» **TRY IT**:
Return the data below exactly, stopping after the line with "- value (number, required): Temperature".

*** SUPPLIED DATA

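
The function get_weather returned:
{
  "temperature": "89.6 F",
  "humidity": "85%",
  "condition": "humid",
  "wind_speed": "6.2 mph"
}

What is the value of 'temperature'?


89.6 F


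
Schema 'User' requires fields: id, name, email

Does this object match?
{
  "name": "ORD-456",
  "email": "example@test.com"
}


Checking required fields...
Missing: id
Invalid - missing required field 'id'


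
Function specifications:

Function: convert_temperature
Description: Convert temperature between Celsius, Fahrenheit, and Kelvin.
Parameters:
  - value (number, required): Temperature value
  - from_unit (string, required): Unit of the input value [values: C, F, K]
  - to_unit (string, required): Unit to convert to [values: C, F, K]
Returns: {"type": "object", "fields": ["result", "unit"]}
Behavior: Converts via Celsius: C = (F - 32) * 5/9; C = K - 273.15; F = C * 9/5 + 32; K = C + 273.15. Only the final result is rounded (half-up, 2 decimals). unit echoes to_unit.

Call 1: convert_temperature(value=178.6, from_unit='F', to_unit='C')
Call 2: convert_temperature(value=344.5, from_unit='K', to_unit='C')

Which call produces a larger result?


Call 1:
  To C: (178.6 - 32) * 5/9 = 81.444444
  Target is C: 81.444444
  Round to 2 decimals: 81.44
  -> 81.44 C
Call 2:
  To C: 344.5 - 273.15 = 71.35
  Target is C: 71.35
  Round to 2 decimals: 71.35
  -> 71.35 C
Call 1 (81.44 C)


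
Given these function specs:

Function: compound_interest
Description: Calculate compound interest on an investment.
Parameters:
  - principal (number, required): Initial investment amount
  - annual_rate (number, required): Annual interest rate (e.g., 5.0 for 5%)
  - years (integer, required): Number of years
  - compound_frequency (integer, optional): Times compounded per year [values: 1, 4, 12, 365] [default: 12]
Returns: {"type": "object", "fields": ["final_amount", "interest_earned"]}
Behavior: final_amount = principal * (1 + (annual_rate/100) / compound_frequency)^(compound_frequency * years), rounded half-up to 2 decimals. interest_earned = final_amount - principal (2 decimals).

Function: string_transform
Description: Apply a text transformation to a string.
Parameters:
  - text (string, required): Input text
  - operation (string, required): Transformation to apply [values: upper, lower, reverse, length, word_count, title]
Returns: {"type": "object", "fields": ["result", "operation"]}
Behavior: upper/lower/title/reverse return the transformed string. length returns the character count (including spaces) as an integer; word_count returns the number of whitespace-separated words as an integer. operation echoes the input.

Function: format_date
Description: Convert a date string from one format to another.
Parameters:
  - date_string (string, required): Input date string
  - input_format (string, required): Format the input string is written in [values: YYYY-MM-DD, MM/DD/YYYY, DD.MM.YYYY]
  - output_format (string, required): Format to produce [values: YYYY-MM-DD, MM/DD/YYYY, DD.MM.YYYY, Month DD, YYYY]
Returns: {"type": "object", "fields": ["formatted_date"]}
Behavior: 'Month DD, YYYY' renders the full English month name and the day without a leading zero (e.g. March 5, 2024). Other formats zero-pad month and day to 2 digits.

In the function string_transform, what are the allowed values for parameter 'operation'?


The string_transform spec declares:
  - operation (string, required): Transformation to apply [values: upper, lower, reverse, length, word_count, title]
Allowed values:
upper, lower, reverse, length, word_count, title


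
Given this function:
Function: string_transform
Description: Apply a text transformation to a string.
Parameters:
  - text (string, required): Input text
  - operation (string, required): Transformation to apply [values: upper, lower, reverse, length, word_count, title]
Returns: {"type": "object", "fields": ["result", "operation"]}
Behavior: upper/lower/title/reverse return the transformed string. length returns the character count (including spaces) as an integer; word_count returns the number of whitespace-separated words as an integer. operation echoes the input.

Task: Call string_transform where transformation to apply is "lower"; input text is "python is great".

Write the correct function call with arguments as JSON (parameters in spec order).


Mapping each described value to its parameter name:
  'Transformation to apply' -> operation = "lower"
  'Input text' -> text = "python is great"
string_transform({"text": "python is great", "operation": "lower"})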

******

» **RESPONSE BOX**:
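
The function get_weather returned:
{
  "temperature": "89.6 F",
  "humidity": "85%",
  "condition": "humid",
  "wind_speed": "6.2 mph"
}

What is the value of 'temperature'?


89.6 F


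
Schema 'User' requires fields: id, name, email

Does this object match?
{
  "name": "ORD-456",
  "email": "example@test.com"
}


Checking required fields...
Missing: id
Invalid - missing required field 'id'


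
Function specifications:

Function: convert_temperature
Description: Convert temperature between Celsius, Fahrenheit, and Kelvin.
Parameters:
  - value (number, required): Temperature value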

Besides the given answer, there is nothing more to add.